Saved entries:
"""

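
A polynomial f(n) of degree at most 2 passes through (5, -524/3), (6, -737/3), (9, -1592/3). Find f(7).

-986/3

Using the Lagrange interpolation formula with nodes 5, 6, 9:
  L_0(n) = (n - 6)(n - 9) / 4
  L_1(n) = (n - 5)(n - 9) / -3
  L_2(n) = (n - 5)(n - 6) / 12
Then f(n) = -524/3·L_0(n) - 737/3·L_1(n) - 1592/3·L_2(n).
Expanding and collecting terms gives f(n) = -6n^2 - 5n + 1/3.
Evaluating at n = 7: f(7) = -986/3.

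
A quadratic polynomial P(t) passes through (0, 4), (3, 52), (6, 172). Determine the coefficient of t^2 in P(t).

4

Write P(t) = at^2 + bt + c. Substituting each data point gives a linear system:
  c = 4
  9a + 3b + c = 52
  36a + 6b + c = 172
Solving the system yields a = 4, b = 4, c = 4.
So P(t) = 4t² + 4t + 4.
The leading coefficient is 4.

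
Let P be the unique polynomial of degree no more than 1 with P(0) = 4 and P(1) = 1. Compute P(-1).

7

Write P(u) = au + b. Substituting each data point gives a linear system:
  b = 4
  a + b = 1
Solving the system yields a = -3, b = 4.
So P(u) = -3u + 4.
Then P(-1) = 7.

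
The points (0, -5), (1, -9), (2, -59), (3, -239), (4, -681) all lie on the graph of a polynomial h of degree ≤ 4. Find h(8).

-9389

Forward differences of the values at x = 0, 1, 2, 3, 4:
  h  : -5  -9  -59  -239  -681
  Δ  : -4  -50  -180  -442
  Δ^2: -46  -130  -262
  Δ^3: -84  -132
  Δ^4: -48
The fourth differences are constant, confirming degree 4.
Interpolating (Newton forward form) and evaluating at x = 8 gives h(8) = -9389.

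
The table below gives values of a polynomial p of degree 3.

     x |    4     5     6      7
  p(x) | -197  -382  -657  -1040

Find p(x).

p(x) = -3x^3 - 2x + 3

Write p(x) = ax^3 + bx^2 + cx + d. Substituting each data point gives a linear system:
  64a + 16b + 4c + d = -197
  125a + 25b + 5c + d = -382
  216a + 36b + 6c + d = -657
  343a + 49b + 7c + d = -1040
Solving the system yields a = -3, b = 0, c = -2, d = 3.
So p(x) = -3x³ - 2x + 3.
Check: p(6) = -657. ✓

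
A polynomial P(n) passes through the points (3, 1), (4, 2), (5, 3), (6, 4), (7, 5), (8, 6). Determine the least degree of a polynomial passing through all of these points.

Forward differences of the values at n = 3, 4, 5, 6, 7, 8:
  P  : 1  2  3  4  5  6
  Δ  : 1  1  1  1  1
  Δ^2: 0  0  0  0
  Δ^3: 0  0  0
  Δ^4: 0  0
  Δ^5: 0
The first differences are constant (1) and nonzero, while all higher differences vanish, so the minimal degree is 1.

1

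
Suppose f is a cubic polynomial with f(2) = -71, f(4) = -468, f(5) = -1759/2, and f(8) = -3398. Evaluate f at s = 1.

-27/2

Write f(s) = as^3 + bs^2 + cs + d. Substituting each data point gives a linear system:
  8a + 4b + 2c + d = -71
  64a + 16b + 4c + d = -468
  125a + 25b + 5c + d = -1759/2
  512a + 64b + 8c + d = -3398
Solving the system yields a = -6, b = -5, c = -1/2, d = -2.
So f(s) = -6s^3 - 5s^2 - (1/2)s - 2.
Then f(1) = -27/2.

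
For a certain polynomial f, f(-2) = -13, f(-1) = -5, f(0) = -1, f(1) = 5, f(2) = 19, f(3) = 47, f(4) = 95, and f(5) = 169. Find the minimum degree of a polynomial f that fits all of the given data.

Forward differences of the values at u = -2, -1, 0, 1, 2, 3, 4, 5:
  f  : -13  -5  -1  5  19  47  95  169
  Δ  : 8  4  6  14  28  48  74
  Δ^2: -4  2  8  14  20  26
  Δ^3: 6  6  6  6  6
  Δ^4: 0  0  0  0
  Δ^5: 0  0  0
  Δ^6: 0  0
  Δ^7: 0
The third differences are constant (6) and nonzero, while all higher differences vanish, so the minimal degree is 3.

3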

"""

Problem to solve:
Copy the entries exactly, leaving no line out.

Response:
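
A polynomial f(n) of degree at most 2 passes through (5, -524/3), (6, -737/3), (9, -1592/3). Find f(7).

-986/3

Using the Lagrange interpolation formula with nodes 5, 6, 9:
  L_0(n) = (n - 6)(n - 9) / 4
  L_1(n) = (n - 5)(n - 9) / -3
  L_2(n) = (n - 5)(n - 6) / 12
Then f(n) = -524/3·L_0(n) - 737/3·L_1(n) - 1592/3·L_2(n).
Expanding and collecting terms gives f(n) = -6n^2 - 5n + 1/3.
Evaluating at n = 7: f(7) = -986/3.

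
A quadratic polynomial P(t) passes through (0, 4), (3, 52), (6, 172). Determine the coefficient of t^2 in P(t).

4

Write P(t) = at^2 + bt + c. Substituting each data point gives a linear system:
  c = 4
  9a + 3b + c = 52
  36a + 6b + c = 172
Solving the system yields a = 4, b = 4, c = 4.
So P(t) = 4t² + 4t + 4.
The leading coefficient is 4.

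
Let P be the unique polynomial of degree no more than 1 with P(0) = 4 and P(1) = 1. Compute P(-1).

7

Write P(u) = au + b. Substituting each data point gives a linear system:
  b = 4
  a + b = 1
Solving the system yields a = -3, b = 4.
So P(u) = -3u + 4.
Then P(-1) = 7.

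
The points (0, -5), (1, -9), (2, -59), (3, -239), (4, -681) all lie on the graph of a polynomial h of degree ≤ 4. Find h(8).

-9389

Forward differences of the values at x = 0, 1, 2, 3, 4:
  h  : -5  -9  -59  -239  -681
  Δ  : -4  -50  -180  -442
  Δ^2: -46  -130  -262
  Δ^3: -84  -132
  Δ^4: -48
The fourth differences are constant, confirming degree 4.
Interpolating (Newton forward form) and evaluating at x = 8 gives h(8) = -9389.

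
The table below gives values of a polynomial p of degree 3.

     x |    4     5     6      7
  p(x) | -197  -382  -657  -1040

Find p(x).

p(x) = -3x^3 - 2x + 3

Write p(x) = ax^3 + bx^2 + cx + d. Substituting each data point gives a linear system:
  64a + 16b + 4c + d = -197
  125a + 25b + 5c + d = -382
  216a + 36b + 6c + d = -657
  343a + 49b + 7c + d = -1040
Solving the system yields a = -3, b = 0, c = -2, d = 3.
So p(x) = -3x³ - 2x + 3.
Check: p(6) = -657. ✓

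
A polynomial P(n) passes through the points (3, 1), (4, 2), (5, 3), (6, 4), (7, 5), (8, 6). Determine the least degree of a polynomial passing through all of these points.

Forward differences of the values at n = 3, 4, 5, 6, 7, 8:
  P  : 1  2  3  4  5  6
  Δ  : 1  1  1  1  1
  Δ^2: 0  0  0  0
  Δ^3: 0  0  0
  Δ^4: 0  0
  Δ^5: 0
The first differences are constant (1) and nonzero, while all higher differences vanish, so the minimal degree is 1.

1

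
Suppose f is a cubic polynomial with f(2) = -71, f(4) = -468, f(5) = -1759/2, and f(8) = -3398. Evaluate f at s = 1.

-27/2

Write f(s) = as^3 + bs^2 + cs + d. Substituting each data point gives a linear system:
  8a + 4b + 2c + d = -71
  64a + 16b + 4c + d = -468
  125a + 25b + 5c + d = -1759/2
  512a + 64b + 8c + d = -3398
Solving the system yields a = -6, b = -5, c = -1/2, d = -2.
So f(s) = -6s^3 - 5s^2 - (1/2)s - 2.
Then f(1) = -27/2.

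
For a certain polynomial f, f(-2) = -13, f(-1) = -5, f(0) = -1, f(1) = 5, f(2) = 19, f(3) = 47, f(4) = 95, and f(5) = 169. Find the minimum degree of a polynomial f that fits all of the given data.

Forward differences of the values at u = -2, -1, 0, 1, 2, 3, 4, 5:
  f  : -13  -5  -1  5  19  47  95  169
  Δ  : 8  4  6  14  28  48  74
  Δ^2: -4  2  8  14  20  26
  Δ^3: 6  6  6  6  6
  Δ^4: 0  0  0  0
  Δ^5: 0  0  0
  Δ^6: 0  0
  Δ^7: 0
The third differences are constant (6) and nonzero, while all higher differences vanish, so the minimal degree is 3.

3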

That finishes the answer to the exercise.